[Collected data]
======

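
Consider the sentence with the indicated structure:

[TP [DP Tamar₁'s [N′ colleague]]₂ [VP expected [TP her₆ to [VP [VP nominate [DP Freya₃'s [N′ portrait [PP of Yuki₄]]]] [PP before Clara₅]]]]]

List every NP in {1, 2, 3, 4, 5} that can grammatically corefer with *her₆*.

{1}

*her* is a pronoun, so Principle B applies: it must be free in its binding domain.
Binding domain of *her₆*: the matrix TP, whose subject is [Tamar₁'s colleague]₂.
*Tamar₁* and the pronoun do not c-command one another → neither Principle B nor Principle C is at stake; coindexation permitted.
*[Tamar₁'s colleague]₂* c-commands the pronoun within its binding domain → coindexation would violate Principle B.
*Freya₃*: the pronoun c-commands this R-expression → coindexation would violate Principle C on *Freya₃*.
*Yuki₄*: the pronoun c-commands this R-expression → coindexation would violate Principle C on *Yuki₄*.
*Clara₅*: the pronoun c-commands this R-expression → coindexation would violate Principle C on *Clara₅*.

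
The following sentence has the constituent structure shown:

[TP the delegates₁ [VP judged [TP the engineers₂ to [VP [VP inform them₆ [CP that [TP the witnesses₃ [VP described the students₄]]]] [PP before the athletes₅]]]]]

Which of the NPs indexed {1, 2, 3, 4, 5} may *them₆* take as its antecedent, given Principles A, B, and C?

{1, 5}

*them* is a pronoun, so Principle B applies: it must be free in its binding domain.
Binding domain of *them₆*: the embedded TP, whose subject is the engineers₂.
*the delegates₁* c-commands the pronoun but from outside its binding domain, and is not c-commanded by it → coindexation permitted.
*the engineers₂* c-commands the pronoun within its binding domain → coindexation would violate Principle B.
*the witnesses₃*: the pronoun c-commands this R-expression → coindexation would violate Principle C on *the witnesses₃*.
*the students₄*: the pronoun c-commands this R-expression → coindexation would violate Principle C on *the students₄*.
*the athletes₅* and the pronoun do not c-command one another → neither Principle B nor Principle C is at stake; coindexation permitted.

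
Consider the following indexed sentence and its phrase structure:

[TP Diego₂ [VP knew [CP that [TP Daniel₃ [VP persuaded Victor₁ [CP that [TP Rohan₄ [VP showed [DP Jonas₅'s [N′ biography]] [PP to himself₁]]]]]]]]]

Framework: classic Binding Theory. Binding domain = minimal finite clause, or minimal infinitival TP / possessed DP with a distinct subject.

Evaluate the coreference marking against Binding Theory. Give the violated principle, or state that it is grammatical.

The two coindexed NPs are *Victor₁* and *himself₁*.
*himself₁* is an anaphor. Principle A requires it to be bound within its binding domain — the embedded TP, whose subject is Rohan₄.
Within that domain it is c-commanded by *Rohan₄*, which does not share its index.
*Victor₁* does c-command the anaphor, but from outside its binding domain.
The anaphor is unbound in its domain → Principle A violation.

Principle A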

======

WHAT THE TASK REQUIRES: Print exactly the lines from the beginning of the entries through the line with "[TP [DP Tamar₁'s". Output nothing more.

EXERCISE RESULT:
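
Consider the sentence with the indicated structure:

[TP [DP Tamar₁'s [N′ colleague]]₂ [VP expected [TP her₆ to [VP [VP nominate [DP Freya₃'s [N′ portrait [PP of Yuki₄]]]] [PP before Clara₅]]]]]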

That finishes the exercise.